Exercise -
Your answer must be the listing, given again word for word.

Provided data -

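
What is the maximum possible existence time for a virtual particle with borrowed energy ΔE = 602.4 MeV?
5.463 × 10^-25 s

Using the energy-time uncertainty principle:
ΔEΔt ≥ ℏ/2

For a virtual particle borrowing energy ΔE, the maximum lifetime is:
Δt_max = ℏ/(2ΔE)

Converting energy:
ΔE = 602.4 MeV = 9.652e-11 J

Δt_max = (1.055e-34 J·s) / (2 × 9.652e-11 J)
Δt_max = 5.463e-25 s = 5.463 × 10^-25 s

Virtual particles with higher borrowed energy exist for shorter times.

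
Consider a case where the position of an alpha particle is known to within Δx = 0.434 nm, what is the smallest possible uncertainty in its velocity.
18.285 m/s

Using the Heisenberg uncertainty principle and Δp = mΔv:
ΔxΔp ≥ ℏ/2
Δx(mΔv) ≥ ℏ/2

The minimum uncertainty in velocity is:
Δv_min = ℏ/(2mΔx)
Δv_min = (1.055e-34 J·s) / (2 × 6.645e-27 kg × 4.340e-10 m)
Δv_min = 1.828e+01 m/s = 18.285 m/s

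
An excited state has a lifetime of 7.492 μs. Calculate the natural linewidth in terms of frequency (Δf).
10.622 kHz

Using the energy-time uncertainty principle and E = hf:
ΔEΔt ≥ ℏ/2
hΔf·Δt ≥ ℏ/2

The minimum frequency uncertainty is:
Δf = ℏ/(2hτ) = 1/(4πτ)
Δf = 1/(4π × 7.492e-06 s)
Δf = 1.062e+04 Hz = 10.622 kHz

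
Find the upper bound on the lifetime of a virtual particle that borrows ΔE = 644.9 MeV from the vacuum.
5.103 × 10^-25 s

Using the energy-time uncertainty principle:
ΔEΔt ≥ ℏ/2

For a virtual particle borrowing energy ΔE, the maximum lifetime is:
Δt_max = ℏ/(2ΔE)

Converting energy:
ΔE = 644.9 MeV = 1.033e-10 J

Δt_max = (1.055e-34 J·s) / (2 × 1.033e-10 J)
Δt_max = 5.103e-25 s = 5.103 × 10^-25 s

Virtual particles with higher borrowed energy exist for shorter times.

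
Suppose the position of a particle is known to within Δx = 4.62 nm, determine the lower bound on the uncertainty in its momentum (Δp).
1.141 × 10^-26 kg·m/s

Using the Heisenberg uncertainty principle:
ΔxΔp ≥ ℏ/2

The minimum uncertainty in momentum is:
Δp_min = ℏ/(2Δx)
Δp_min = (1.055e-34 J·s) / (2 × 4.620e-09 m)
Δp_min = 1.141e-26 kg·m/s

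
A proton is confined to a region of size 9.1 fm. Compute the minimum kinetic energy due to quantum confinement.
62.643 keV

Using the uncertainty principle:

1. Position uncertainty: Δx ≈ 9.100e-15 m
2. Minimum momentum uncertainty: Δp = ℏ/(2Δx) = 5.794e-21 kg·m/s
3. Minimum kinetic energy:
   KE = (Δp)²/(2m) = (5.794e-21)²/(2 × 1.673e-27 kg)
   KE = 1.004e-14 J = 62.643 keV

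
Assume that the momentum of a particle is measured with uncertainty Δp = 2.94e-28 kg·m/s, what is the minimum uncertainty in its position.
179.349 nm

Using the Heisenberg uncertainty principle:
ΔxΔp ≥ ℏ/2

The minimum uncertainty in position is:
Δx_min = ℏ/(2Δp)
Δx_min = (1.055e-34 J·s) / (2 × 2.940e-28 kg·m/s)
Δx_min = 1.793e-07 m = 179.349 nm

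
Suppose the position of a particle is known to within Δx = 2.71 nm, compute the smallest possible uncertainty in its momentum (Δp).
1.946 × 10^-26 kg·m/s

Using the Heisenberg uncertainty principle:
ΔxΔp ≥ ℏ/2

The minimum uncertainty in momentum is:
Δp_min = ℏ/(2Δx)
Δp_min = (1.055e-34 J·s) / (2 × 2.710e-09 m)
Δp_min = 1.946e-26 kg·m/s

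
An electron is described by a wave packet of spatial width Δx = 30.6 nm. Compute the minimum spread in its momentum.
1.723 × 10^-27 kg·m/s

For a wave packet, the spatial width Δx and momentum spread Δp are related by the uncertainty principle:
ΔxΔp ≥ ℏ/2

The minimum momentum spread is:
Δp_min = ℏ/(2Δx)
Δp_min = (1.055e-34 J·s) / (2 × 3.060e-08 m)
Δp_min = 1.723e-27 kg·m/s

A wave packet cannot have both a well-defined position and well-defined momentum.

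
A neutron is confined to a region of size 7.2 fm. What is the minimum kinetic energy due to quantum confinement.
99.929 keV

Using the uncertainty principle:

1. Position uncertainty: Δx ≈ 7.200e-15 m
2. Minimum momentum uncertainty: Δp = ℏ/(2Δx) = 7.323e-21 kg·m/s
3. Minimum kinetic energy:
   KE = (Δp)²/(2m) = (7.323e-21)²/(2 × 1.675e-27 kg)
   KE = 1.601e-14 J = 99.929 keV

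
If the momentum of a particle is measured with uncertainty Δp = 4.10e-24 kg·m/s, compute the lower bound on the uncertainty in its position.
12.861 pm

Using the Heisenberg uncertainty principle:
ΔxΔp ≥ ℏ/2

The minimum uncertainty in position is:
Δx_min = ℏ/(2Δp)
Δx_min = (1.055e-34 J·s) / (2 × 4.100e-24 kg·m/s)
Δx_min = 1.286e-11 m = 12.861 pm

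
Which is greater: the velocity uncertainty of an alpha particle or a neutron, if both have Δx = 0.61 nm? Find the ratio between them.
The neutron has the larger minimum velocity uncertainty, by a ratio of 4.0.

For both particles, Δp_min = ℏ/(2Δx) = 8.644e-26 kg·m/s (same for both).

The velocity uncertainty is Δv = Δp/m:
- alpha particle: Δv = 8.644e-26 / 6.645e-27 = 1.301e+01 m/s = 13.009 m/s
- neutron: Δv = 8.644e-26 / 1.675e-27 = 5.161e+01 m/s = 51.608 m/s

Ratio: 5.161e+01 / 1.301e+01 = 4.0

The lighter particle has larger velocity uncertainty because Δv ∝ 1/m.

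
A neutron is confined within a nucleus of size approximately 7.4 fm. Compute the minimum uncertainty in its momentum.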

Response to this exercise -
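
What is the maximum possible existence time for a virtual particle with borrowed energy ΔE = 602.4 MeV?
5.463 × 10^-25 s

Using the energy-time uncertainty principle:
ΔEΔt ≥ ℏ/2

For a virtual particle borrowing energy ΔE, the maximum lifetime is:
Δt_max = ℏ/(2ΔE)

Converting energy:
ΔE = 602.4 MeV = 9.652e-11 J

Δt_max = (1.055e-34 J·s) / (2 × 9.652e-11 J)
Δt_max = 5.463e-25 s = 5.463 × 10^-25 s

Virtual particles with higher borrowed energy exist for shorter times.

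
Consider a case where the position of an alpha particle is known to within Δx = 0.434 nm, what is the smallest possible uncertainty in its velocity.
18.285 m/s

Using the Heisenberg uncertainty principle and Δp = mΔv:
ΔxΔp ≥ ℏ/2
Δx(mΔv) ≥ ℏ/2

The minimum uncertainty in velocity is:
Δv_min = ℏ/(2mΔx)
Δv_min = (1.055e-34 J·s) / (2 × 6.645e-27 kg × 4.340e-10 m)
Δv_min = 1.828e+01 m/s = 18.285 m/s

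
An excited state has a lifetime of 7.492 μs. Calculate the natural linewidth in terms of frequency (Δf).
10.622 kHz

Using the energy-time uncertainty principle and E = hf:
ΔEΔt ≥ ℏ/2
hΔf·Δt ≥ ℏ/2

The minimum frequency uncertainty is:
Δf = ℏ/(2hτ) = 1/(4πτ)
Δf = 1/(4π × 7.492e-06 s)
Δf = 1.062e+04 Hz = 10.622 kHz

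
Find the upper bound on the lifetime of a virtual particle that borrows ΔE = 644.9 MeV from the vacuum.
5.103 × 10^-25 s

Using the energy-time uncertainty principle:
ΔEΔt ≥ ℏ/2

For a virtual particle borrowing energy ΔE, the maximum lifetime is:
Δt_max = ℏ/(2ΔE)

Converting energy:
ΔE = 644.9 MeV = 1.033e-10 J

Δt_max = (1.055e-34 J·s) / (2 × 1.033e-10 J)
Δt_max = 5.103e-25 s = 5.103 × 10^-25 s

Virtual particles with higher borrowed energy exist for shorter times.

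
Suppose the position of a particle is known to within Δx = 4.62 nm, determine the lower bound on the uncertainty in its momentum (Δp).
1.141 × 10^-26 kg·m/s

Using the Heisenberg uncertainty principle:
ΔxΔp ≥ ℏ/2

The minimum uncertainty in momentum is:
Δp_min = ℏ/(2Δx)
Δp_min = (1.055e-34 J·s) / (2 × 4.620e-09 m)
Δp_min = 1.141e-26 kg·m/s

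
A proton is confined to a region of size 9.1 fm. Compute the minimum kinetic energy due to quantum confinement.
62.643 keV

Using the uncertainty principle:

1. Position uncertainty: Δx ≈ 9.100e-15 m
2. Minimum momentum uncertainty: Δp = ℏ/(2Δx) = 5.794e-21 kg·m/s
3. Minimum kinetic energy:
   KE = (Δp)²/(2m) = (5.794e-21)²/(2 × 1.673e-27 kg)
   KE = 1.004e-14 J = 62.643 keV

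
Assume that the momentum of a particle is measured with uncertainty Δp = 2.94e-28 kg·m/s, what is the minimum uncertainty in its position.
179.349 nm

Using the Heisenberg uncertainty principle:
ΔxΔp ≥ ℏ/2

The minimum uncertainty in position is:
Δx_min = ℏ/(2Δp)
Δx_min = (1.055e-34 J·s) / (2 × 2.940e-28 kg·m/s)
Δx_min = 1.793e-07 m = 179.349 nm

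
Suppose the position of a particle is known to within Δx = 2.71 nm, compute the smallest possible uncertainty in its momentum (Δp).
1.946 × 10^-26 kg·m/s

Using the Heisenberg uncertainty principle:
ΔxΔp ≥ ℏ/2

The minimum uncertainty in momentum is:
Δp_min = ℏ/(2Δx)
Δp_min = (1.055e-34 J·s) / (2 × 2.710e-09 m)
Δp_min = 1.946e-26 kg·m/s

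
An electron is described by a wave packet of spatial width Δx = 30.6 nm. Compute the minimum spread in its momentum.
1.723 × 10^-27 kg·m/s

For a wave packet, the spatial width Δx and momentum spread Δp are related by the uncertainty principle:
ΔxΔp ≥ ℏ/2

The minimum momentum spread is:
Δp_min = ℏ/(2Δx)
Δp_min = (1.055e-34 J·s) / (2 × 3.060e-08 m)
Δp_min = 1.723e-27 kg·m/s

A wave packet cannot have both a well-defined position and well-defined momentum.

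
A neutron is confined to a region of size 7.2 fm. What is the minimum kinetic energy due to quantum confinement.
99.929 keV

Using the uncertainty principle:

1. Position uncertainty: Δx ≈ 7.200e-15 m
2. Minimum momentum uncertainty: Δp = ℏ/(2Δx) = 7.323e-21 kg·m/s
3. Minimum kinetic energy:
   KE = (Δp)²/(2m) = (7.323e-21)²/(2 × 1.675e-27 kg)
   KE = 1.601e-14 J = 99.929 keV

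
If the momentum of a particle is measured with uncertainty Δp = 4.10e-24 kg·m/s, compute the lower bound on the uncertainty in its position.
12.861 pm

Using the Heisenberg uncertainty principle:
ΔxΔp ≥ ℏ/2

The minimum uncertainty in position is:
Δx_min = ℏ/(2Δp)
Δx_min = (1.055e-34 J·s) / (2 × 4.100e-24 kg·m/s)
Δx_min = 1.286e-11 m = 12.861 pm

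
Which is greater: the velocity uncertainty of an alpha particle or a neutron, if both have Δx = 0.61 nm? Find the ratio between them.
The neutron has the larger minimum velocity uncertainty, by a ratio of 4.0.

For both particles, Δp_min = ℏ/(2Δx) = 8.644e-26 kg·m/s (same for both).

The velocity uncertainty is Δv = Δp/m:
- alpha particle: Δv = 8.644e-26 / 6.645e-27 = 1.301e+01 m/s = 13.009 m/s
- neutron: Δv = 8.644e-26 / 1.675e-27 = 5.161e+01 m/s = 51.608 m/s

Ratio: 5.161e+01 / 1.301e+01 = 4.0

The lighter particle has larger velocity uncertainty because Δv ∝ 1/m.

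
A neutron is confined within a nucleus of size approximately 7.4 fm. Compute the minimum uncertainty in its momentum.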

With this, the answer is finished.